↓

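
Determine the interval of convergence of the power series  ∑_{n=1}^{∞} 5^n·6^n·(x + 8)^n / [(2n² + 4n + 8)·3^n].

[-81/10, -79/10]

Apply the ratio test: |a_{n+1}| / |a_n| = [(2n² + 4n + 8)/(2(n+1)² + 4(n+1) + 8)] · 5·6/3, which tends to 10 as n → ∞.
Convergence for |x + 8| · 10 < 1, i.e. |x + 8| < 1/10. So R = 1/10.
Endpoint x = -79/10: the terms are on the order of 1/n², so the series converges absolutely by comparison with the p-series (p = 2 > 1).
When x = -81/10, the series is dominated by a constant times Σ 1/n², which converges (p = 2 > 1).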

↑

EXERCISE.
Everything in the listing should be written out again exactly.

REPLY TO THE TASK.
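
Determine the interval of convergence of the power series  ∑_{n=1}^{∞} 5^n·6^n·(x + 8)^n / [(2n² + 4n + 8)·3^n].

[-81/10, -79/10]

Apply the ratio test: |a_{n+1}| / |a_n| = [(2n² + 4n + 8)/(2(n+1)² + 4(n+1) + 8)] · 5·6/3, which tends to 10 as n → ∞.
Convergence for |x + 8| · 10 < 1, i.e. |x + 8| < 1/10. So R = 1/10.
Endpoint x = -79/10: the terms are on the order of 1/n², so the series converges absolutely by comparison with the p-series (p = 2 > 1).
When x = -81/10, the series is dominated by a constant times Σ 1/n², which converges (p = 2 > 1).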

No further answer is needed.